◆ About this task
Where the string "number" shows up in a line of the records, copy that line.
=== Section Start ===
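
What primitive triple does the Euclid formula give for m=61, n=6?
(3685, 732, 3757)

Euclid's formula: a = m² - n², b = 2mn, c = m² + n²
m = 61, n = 6
a = 61² - 6² = 3721 - 36 = 3685
b = 2 × 61 × 6 = 732
c = 61² + 6² = 3721 + 36 = 3757
Verification: 3685² + 732² = 13579225 + 535824 = 14115049 = 3757² ✓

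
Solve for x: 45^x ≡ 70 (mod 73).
42

Baby-step giant-step with step n = ⌈√73⌉ = 9.
Baby steps 45^j mod 73 (j:value) for j=0..8: 0:1, 1:45, 2:54, 3:21, 4:69, 5:39, 6:3, 7:62, 8:16.
Giant-step multiplier: 45^(-9) ≡ 45^(72-9) = 45^63 ≡ 51 (mod 73).
Giant steps γ_i = 70·51^i mod 73: γ_0=70, γ_1=66, γ_2=8, γ_3=43, γ_4=3 (in table at j=6).
x = i·n + j = 4·9 + 6 = 42.
Check: 45^42 ≡ 70 (mod 73).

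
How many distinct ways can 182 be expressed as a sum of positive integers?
819876908323

p(n) counts ways to write n as a sum of positive integers (order ignored).
Euler's pentagonal recurrence: p(k) = p(k-1) + p(k-2) - p(k-5) - p(k-7) + p(k-12) + p(k-15) - ... (offsets j(3j∓1)/2, signs ++--, p(0)=1, p(<0)=0).
DP table for k = 0..181: p(0)=1, p(1)=1, p(2)=2, p(3)=3, p(4)=5, p(5)=7, p(6)=11, p(7)=15, p(8)=22, p(9)=30, p(10)=42, p(11)=56, p(12)=77, p(13)=101, p(14)=135, p(15)=176, p(16)=231, p(17)=297, p(18)=385, p(19)=490, p(20)=627, p(21)=792, p(22)=1002, p(23)=1255, p(24)=1575, p(25)=1958, p(26)=2436, p(27)=3010, p(28)=3718, p(29)=4565, p(30)=5604, p(31)=6842, p(32)=8349, p(33)=10143, p(34)=12310, p(35)=14883, p(36)=17977, p(37)=21637, p(38)=26015, p(39)=31185, p(40)=37338, p(41)=44583, p(42)=53174, p(43)=63261, p(44)=75175, p(45)=89134, p(46)=105558, p(47)=124754, p(48)=147273, p(49)=173525, p(50)=204226, p(51)=239943, p(52)=281589, p(53)=329931, p(54)=386155, p(55)=451276, p(56)=526823, p(57)=614154, p(58)=715220, p(59)=831820, p(60)=966467, p(61)=1121505, p(62)=1300156, p(63)=1505499, p(64)=1741630, p(65)=2012558, p(66)=2323520, p(67)=2679689, p(68)=3087735, p(69)=3554345, p(70)=4087968, p(71)=4697205, p(72)=5392783, p(73)=6185689, p(74)=7089500, p(75)=8118264, p(76)=9289091, p(77)=10619863, p(78)=12132164, p(79)=13848650, p(80)=15796476, p(81)=18004327, p(82)=20506255, p(83)=23338469, p(84)=26543660, p(85)=30167357, p(86)=34262962, p(87)=38887673, p(88)=44108109, p(89)=49995925, p(90)=56634173, p(91)=64112359, p(92)=72533807, p(93)=82010177, p(94)=92669720, p(95)=104651419, p(96)=118114304, p(97)=133230930, p(98)=150198136, p(99)=169229875, p(100)=190569292, p(101)=214481126, p(102)=241265379, p(103)=271248950, p(104)=304801365, p(105)=342325709, p(106)=384276336, p(107)=431149389, p(108)=483502844, p(109)=541946240, p(110)=607163746, p(111)=679903203, p(112)=761002156, p(113)=851376628, p(114)=952050665, p(115)=1064144451, p(116)=1188908248, p(117)=1327710076, p(118)=1482074143, p(119)=1653668665, p(120)=1844349560, p(121)=2056148051, p(122)=2291320912, p(123)=2552338241, p(124)=2841940500, p(125)=3163127352, p(126)=3519222692, p(127)=3913864295, p(128)=4351078600, p(129)=4835271870, p(130)=5371315400, p(131)=5964539504, p(132)=6620830889, p(133)=7346629512, p(134)=8149040695, p(135)=9035836076, p(136)=10015581680, p(137)=11097645016, p(138)=12292341831, p(139)=13610949895, p(140)=15065878135, p(141)=16670689208, p(142)=18440293320, p(143)=20390982757, p(144)=22540654445, p(145)=24908858009, p(146)=27517052599, p(147)=30388671978, p(148)=33549419497, p(149)=37027355200, p(150)=40853235313, p(151)=45060624582, p(152)=49686288421, p(153)=54770336324, p(154)=60356673280, p(155)=66493182097, p(156)=73232243759, p(157)=80630964769, p(158)=88751778802, p(159)=97662728555, p(160)=107438159466, p(161)=118159068427, p(162)=129913904637, p(163)=142798995930, p(164)=156919475295, p(165)=172389800255, p(166)=189334822579, p(167)=207890420102, p(168)=228204732751, p(169)=250438925115, p(170)=274768617130, p(171)=301384802048, p(172)=330495499613, p(173)=362326859895, p(174)=397125074750, p(175)=435157697830, p(176)=476715857290, p(177)=522115831195, p(178)=571701605655, p(179)=625846753120, p(180)=684957390936, p(181)=749474411781.
Final step: p(182) = p(181) + p(180) - p(177) - p(175) + p(170) + p(167) - p(160) - p(156) + p(147) + p(142) - p(131) - p(125) + p(112) + p(105) - p(90) - p(82) + p(65) + p(56) - p(37) - p(27) + p(6)
= 749474411781 + 684957390936 - 522115831195 - 435157697830 + 274768617130 + 207890420102 - 107438159466 - 73232243759 + 30388671978 + 18440293320 - 5964539504 - 3163127352 + 761002156 + 342325709 - 56634173 - 20506255 + 2012558 + 526823 - 21637 - 3010 + 11
= 819876908323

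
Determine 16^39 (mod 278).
268

Repeated squaring. Binary of 39 = 100111.
16^1 ≡ 16 (mod 278); 16^2 ≡ 256 (mod 278); 16^4 ≡ 206 (mod 278); 16^8 ≡ 180 (mod 278); 16^16 ≡ 152 (mod 278); 16^32 ≡ 30 (mod 278)
16^39 = 16^1 × 16^2 × 16^4 × 16^32 ≡ 268 (mod 278)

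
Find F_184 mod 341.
3

Matrix identity: Q^n = [[F_(n+1), F_n], [F_n, F_(n-1)]] with Q = [[1,1],[1,0]].
n = 184 = 10111000₂. Square-and-multiply, entries mod 341:
Q^1 = [[1,1],[1,0]]
Q^2 = (Q^1)² = [[2,1],[1,1]]
Q^5 = (Q^2)²·Q = [[8,5],[5,3]]
Q^11 = (Q^5)²·Q = [[144,89],[89,55]]
Q^23 = (Q^11)²·Q = [[333,13],[13,320]]
Q^46 = (Q^23)² = [[233,305],[305,269]]
Q^92 = (Q^46)² = [[2,1],[1,1]]
Q^184 = (Q^92)² = [[5,3],[3,2]]
F_184 mod 341 = Q^184[0][1] = 3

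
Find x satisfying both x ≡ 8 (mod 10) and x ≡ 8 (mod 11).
8

Using Chinese Remainder Theorem:
M = 10 × 11 = 110
M1 = 11, M2 = 10
y1 = 11^(-1) mod 10 = 1
y2 = 10^(-1) mod 11 = 10
x = (8×11×1 + 8×10×10) mod 110 = 8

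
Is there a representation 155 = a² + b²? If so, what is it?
Not possible

Factorization: 155 = 5 × 31
By Fermat: n is sum of two squares iff every prime p ≡ 3 (mod 4) appears to even power.
Prime(s) ≡ 3 (mod 4) with odd exponent: [(31, 1)]
Therefore 155 cannot be expressed as a² + b².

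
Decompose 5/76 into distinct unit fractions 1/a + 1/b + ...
1/16 + 1/304

Greedy algorithm:
5/76: ceiling(76/5) = 16, use 1/16
1/304: ceiling(304/1) = 304, use 1/304
Result: 5/76 = 1/16 + 1/304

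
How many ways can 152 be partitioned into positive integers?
49686288421

p(n) counts ways to write n as a sum of positive integers (order ignored).
Euler's pentagonal recurrence: p(k) = p(k-1) + p(k-2) - p(k-5) - p(k-7) + p(k-12) + p(k-15) - ... (offsets j(3j∓1)/2, signs ++--, p(0)=1, p(<0)=0).
DP table for k = 0..151: p(0)=1, p(1)=1, p(2)=2, p(3)=3, p(4)=5, p(5)=7, p(6)=11, p(7)=15, p(8)=22, p(9)=30, p(10)=42, p(11)=56, p(12)=77, p(13)=101, p(14)=135, p(15)=176, p(16)=231, p(17)=297, p(18)=385, p(19)=490, p(20)=627, p(21)=792, p(22)=1002, p(23)=1255, p(24)=1575, p(25)=1958, p(26)=2436, p(27)=3010, p(28)=3718, p(29)=4565, p(30)=5604, p(31)=6842, p(32)=8349, p(33)=10143, p(34)=12310, p(35)=14883, p(36)=17977, p(37)=21637, p(38)=26015, p(39)=31185, p(40)=37338, p(41)=44583, p(42)=53174, p(43)=63261, p(44)=75175, p(45)=89134, p(46)=105558, p(47)=124754, p(48)=147273, p(49)=173525, p(50)=204226, p(51)=239943, p(52)=281589, p(53)=329931, p(54)=386155, p(55)=451276, p(56)=526823, p(57)=614154, p(58)=715220, p(59)=831820, p(60)=966467, p(61)=1121505, p(62)=1300156, p(63)=1505499, p(64)=1741630, p(65)=2012558, p(66)=2323520, p(67)=2679689, p(68)=3087735, p(69)=3554345, p(70)=4087968, p(71)=4697205, p(72)=5392783, p(73)=6185689, p(74)=7089500, p(75)=8118264, p(76)=9289091, p(77)=10619863, p(78)=12132164, p(79)=13848650, p(80)=15796476, p(81)=18004327, p(82)=20506255, p(83)=23338469, p(84)=26543660, p(85)=30167357, p(86)=34262962, p(87)=38887673, p(88)=44108109, p(89)=49995925, p(90)=56634173, p(91)=64112359, p(92)=72533807, p(93)=82010177, p(94)=92669720, p(95)=104651419, p(96)=118114304, p(97)=133230930, p(98)=150198136, p(99)=169229875, p(100)=190569292, p(101)=214481126, p(102)=241265379, p(103)=271248950, p(104)=304801365, p(105)=342325709, p(106)=384276336, p(107)=431149389, p(108)=483502844, p(109)=541946240, p(110)=607163746, p(111)=679903203, p(112)=761002156, p(113)=851376628, p(114)=952050665, p(115)=1064144451, p(116)=1188908248, p(117)=1327710076, p(118)=1482074143, p(119)=1653668665, p(120)=1844349560, p(121)=2056148051, p(122)=2291320912, p(123)=2552338241, p(124)=2841940500, p(125)=3163127352, p(126)=3519222692, p(127)=3913864295, p(128)=4351078600, p(129)=4835271870, p(130)=5371315400, p(131)=5964539504, p(132)=6620830889, p(133)=7346629512, p(134)=8149040695, p(135)=9035836076, p(136)=10015581680, p(137)=11097645016, p(138)=12292341831, p(139)=13610949895, p(140)=15065878135, p(141)=16670689208, p(142)=18440293320, p(143)=20390982757, p(144)=22540654445, p(145)=24908858009, p(146)=27517052599, p(147)=30388671978, p(148)=33549419497, p(149)=37027355200, p(150)=40853235313, p(151)=45060624582.
Final step: p(152) = p(151) + p(150) - p(147) - p(145) + p(140) + p(137) - p(130) - p(126) + p(117) + p(112) - p(101) - p(95) + p(82) + p(75) - p(60) - p(52) + p(35) + p(26) - p(7)
= 45060624582 + 40853235313 - 30388671978 - 24908858009 + 15065878135 + 11097645016 - 5371315400 - 3519222692 + 1327710076 + 761002156 - 214481126 - 104651419 + 20506255 + 8118264 - 966467 - 281589 + 14883 + 2436 - 15
= 49686288421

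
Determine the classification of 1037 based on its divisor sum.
deficient

Proper divisors of 1037: sum = 1 + 17 + 61 = 79
Since 79 < 1037, 1037 is deficient.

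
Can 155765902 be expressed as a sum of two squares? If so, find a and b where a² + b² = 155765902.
Not possible

Factorization: 155765902 = 2 × 29 × 139^3
By Fermat: n is sum of two squares iff every prime p ≡ 3 (mod 4) appears to even power.
Prime(s) ≡ 3 (mod 4) with odd exponent: [(139, 3)]
Therefore 155765902 cannot be expressed as a² + b².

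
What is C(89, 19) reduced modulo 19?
4

Using Lucas' theorem:
Write n=89 and k=19 in base 19:
n in base 19: [4, 13]
k in base 19: [1, 0]
C(89,19) mod 19 = ∏ C(n_i, k_i) mod 19
Digit binomials (mod 19): C(4,1) = 4; C(13,0) = 1
Product: 4 × 1 = 4 ≡ 4 (mod 19)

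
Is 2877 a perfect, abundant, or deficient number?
deficient

Proper divisors of 2877: sum = 1 + 3 + 7 + 21 + 137 + 411 + 959 = 1539
Since 1539 < 2877, 2877 is deficient.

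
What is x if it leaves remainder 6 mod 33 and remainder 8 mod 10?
138

Using Chinese Remainder Theorem:
M = 33 × 10 = 330
M1 = 10, M2 = 33
y1 = 10^(-1) mod 33 = 10
y2 = 33^(-1) mod 10 = 7
x = (6×10×10 + 8×33×7) mod 330 = 138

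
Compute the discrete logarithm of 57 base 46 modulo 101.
95

Baby-step giant-step with step n = ⌈√101⌉ = 11.
Baby steps 46^j mod 101 (j:value) for j=0..10: 0:1, 1:46, 2:96, 3:73, 4:25, 5:39, 6:77, 7:7, 8:19, 9:66, 10:6.
Giant-step multiplier: 46^(-11) ≡ 46^(100-11) = 46^89 ≡ 86 (mod 101).
Giant steps γ_i = 57·86^i mod 101: γ_0=57, γ_1=54, γ_2=99, γ_3=30, γ_4=55, γ_5=84, γ_6=53, γ_7=13, γ_8=7 (in table at j=7).
x = i·n + j = 8·11 + 7 = 95.
Check: 46^95 ≡ 57 (mod 101).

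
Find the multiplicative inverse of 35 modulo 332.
19

gcd(35, 332) = 1, so the inverse exists.
Extended Euclidean algorithm on (332, 35):
332 = 9 × 35 + 17  ⟹  17 = (1)·332 + (-9)·35
35 = 2 × 17 + 1  ⟹  1 = (-2)·332 + (19)·35
So (19)·35 ≡ 1 (mod 332), i.e. 35^(-1) ≡ 19 (mod 332).
Check: 35 × 19 = 665 ≡ 1 (mod 332)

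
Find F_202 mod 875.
601

Matrix identity: Q^n = [[F_(n+1), F_n], [F_n, F_(n-1)]] with Q = [[1,1],[1,0]].
n = 202 = 11001010₂. Square-and-multiply, entries mod 875:
Q^1 = [[1,1],[1,0]]
Q^3 = (Q^1)²·Q = [[3,2],[2,1]]
Q^6 = (Q^3)² = [[13,8],[8,5]]
Q^12 = (Q^6)² = [[233,144],[144,89]]
Q^25 = (Q^12)²·Q = [[643,650],[650,868]]
Q^50 = (Q^25)² = [[324,400],[400,799]]
Q^101 = (Q^50)²·Q = [[176,726],[726,325]]
Q^202 = (Q^101)² = [[677,601],[601,76]]
F_202 mod 875 = Q^202[0][1] = 601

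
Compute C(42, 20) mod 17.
10

Using Lucas' theorem:
Write n=42 and k=20 in base 17:
n in base 17: [2, 8]
k in base 17: [1, 3]
C(42,20) mod 17 = ∏ C(n_i, k_i) mod 17
Digit binomials (mod 17): C(2,1) = 2; C(8,3) = 56 ≡ 5
Product: 2 × 5 = 10 ≡ 10 (mod 17)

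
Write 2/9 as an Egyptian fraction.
1/5 + 1/45

Greedy algorithm:
2/9: ceiling(9/2) = 5, use 1/5
1/45: ceiling(45/1) = 45, use 1/45
Result: 2/9 = 1/5 + 1/45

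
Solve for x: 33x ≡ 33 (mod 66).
x ≡ 1 (mod 2)

gcd(33, 66) = 33, which divides 33, so solutions exist.
Divide through by 33: x ≡ 1 (mod 2).
The coefficient of x is now 1, so x ≡ 1 (mod 2).
Check: 33 × 1 = 33 ≡ 33 (mod 66).
x ≡ 1 (mod 2), giving 33 solutions mod 66.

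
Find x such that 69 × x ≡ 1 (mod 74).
59

gcd(69, 74) = 1, so the inverse exists.
Extended Euclidean algorithm on (74, 69):
74 = 1 × 69 + 5  ⟹  5 = (1)·74 + (-1)·69
69 = 13 × 5 + 4  ⟹  4 = (-13)·74 + (14)·69
5 = 1 × 4 + 1  ⟹  1 = (14)·74 + (-15)·69
So (-15)·69 ≡ 1 (mod 74), i.e. 69^(-1) ≡ -15 ≡ 59 (mod 74).
Check: 69 × 59 = 4071 ≡ 1 (mod 74)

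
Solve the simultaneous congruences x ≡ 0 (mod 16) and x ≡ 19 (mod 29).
48

Using Chinese Remainder Theorem:
M = 16 × 29 = 464
M1 = 29, M2 = 16
y1 = 29^(-1) mod 16 = 5
y2 = 16^(-1) mod 29 = 20
x = (0×29×5 + 19×16×20) mod 464 = 48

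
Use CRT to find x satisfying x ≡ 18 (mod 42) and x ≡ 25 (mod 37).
1320

Using Chinese Remainder Theorem:
M = 42 × 37 = 1554
M1 = 37, M2 = 42
y1 = 37^(-1) mod 42 = 25
y2 = 42^(-1) mod 37 = 15
x = (18×37×25 + 25×42×15) mod 1554 = 1320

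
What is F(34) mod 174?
37

Matrix identity: Q^n = [[F_(n+1), F_n], [F_n, F_(n-1)]] with Q = [[1,1],[1,0]].
n = 34 = 100010₂. Square-and-multiply, entries mod 174:
Q^1 = [[1,1],[1,0]]
Q^2 = (Q^1)² = [[2,1],[1,1]]
Q^4 = (Q^2)² = [[5,3],[3,2]]
Q^8 = (Q^4)² = [[34,21],[21,13]]
Q^17 = (Q^8)²·Q = [[148,31],[31,117]]
Q^34 = (Q^17)² = [[71,37],[37,34]]
F_34 mod 174 = Q^34[0][1] = 37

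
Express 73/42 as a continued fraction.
[1; 1, 2, 1, 4, 2]

Euclidean algorithm steps:
73 = 1 × 42 + 31
42 = 1 × 31 + 11
31 = 2 × 11 + 9
11 = 1 × 9 + 2
9 = 4 × 2 + 1
2 = 2 × 1 + 0
Continued fraction: [1; 1, 2, 1, 4, 2]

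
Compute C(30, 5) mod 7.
0

Using Lucas' theorem:
Write n=30 and k=5 in base 7:
n in base 7: [4, 2]
k in base 7: [0, 5]
C(30,5) mod 7 = ∏ C(n_i, k_i) mod 7
Digit binomials (mod 7): C(4,0) = 1; C(2,5) = 0 (k_i > n_i)
Product: 1 × 0 = 0 ≡ 0 (mod 7)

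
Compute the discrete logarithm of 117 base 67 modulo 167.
41

Baby-step giant-step with step n = ⌈√167⌉ = 13.
Baby steps 67^j mod 167 (j:value) for j=0..12: 0:1, 1:67, 2:147, 3:163, 4:66, 5:80, 6:16, 7:70, 8:14, 9:103, 10:54, 11:111, 12:89.
Giant-step multiplier: 67^(-13) ≡ 67^(166-13) = 67^153 ≡ 92 (mod 167).
Giant steps γ_i = 117·92^i mod 167: γ_0=117, γ_1=76, γ_2=145, γ_3=147 (in table at j=2).
x = i·n + j = 3·13 + 2 = 41.
Check: 67^41 ≡ 117 (mod 167).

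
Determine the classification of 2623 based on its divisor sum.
deficient

Proper divisors of 2623: sum = 1 + 43 + 61 = 105
Since 105 < 2623, 2623 is deficient.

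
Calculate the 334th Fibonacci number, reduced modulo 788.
359

Matrix identity: Q^n = [[F_(n+1), F_n], [F_n, F_(n-1)]] with Q = [[1,1],[1,0]].
n = 334 = 101001110₂. Square-and-multiply, entries mod 788:
Q^1 = [[1,1],[1,0]]
Q^2 = (Q^1)² = [[2,1],[1,1]]
Q^5 = (Q^2)²·Q = [[8,5],[5,3]]
Q^10 = (Q^5)² = [[89,55],[55,34]]
Q^20 = (Q^10)² = [[702,461],[461,241]]
Q^41 = (Q^20)²·Q = [[600,65],[65,535]]
Q^83 = (Q^41)²·Q = [[660,169],[169,491]]
Q^167 = (Q^83)²·Q = [[700,29],[29,671]]
Q^334 = (Q^167)² = [[705,359],[359,346]]
F_334 mod 788 = Q^334[0][1] = 359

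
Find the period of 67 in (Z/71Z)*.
70

71 is prime, so ord(67) divides φ(71) = 70.
Divisors of 70: 1, 2, 5, 7, 10, 14, 35, 70.
Repeated squaring: 67^1 ≡ 67, 67^2 ≡ 16, 67^4 ≡ 43, 67^8 ≡ 3, 67^16 ≡ 9, 67^32 ≡ 10, 67^64 ≡ 29 (mod 71).
Test 67^d mod 71 for each divisor d in increasing order:
67^1 ≡ 67
67^2 ≡ 16
67^5 = 67^4·67^1 ≡ 41
67^7 = 67^4·67^2·67^1 ≡ 17
67^10 = 67^8·67^2 ≡ 48
67^14 = 67^8·67^4·67^2 ≡ 5
67^35 = 67^32·67^2·67^1 ≡ 70
67^70 = 67^64·67^4·67^2 ≡ 1  ← first divisor giving 1
The order is 70.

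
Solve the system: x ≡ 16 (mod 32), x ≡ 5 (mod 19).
176

Using Chinese Remainder Theorem:
M = 32 × 19 = 608
M1 = 19, M2 = 32
y1 = 19^(-1) mod 32 = 27
y2 = 32^(-1) mod 19 = 3
x = (16×19×27 + 5×32×3) mod 608 = 176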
=== Section End ===
◆ Solution to the exercise
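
Is 2877 a perfect, abundant, or deficient number?
Calculate the 334th Fibonacci number, reduced modulo 788.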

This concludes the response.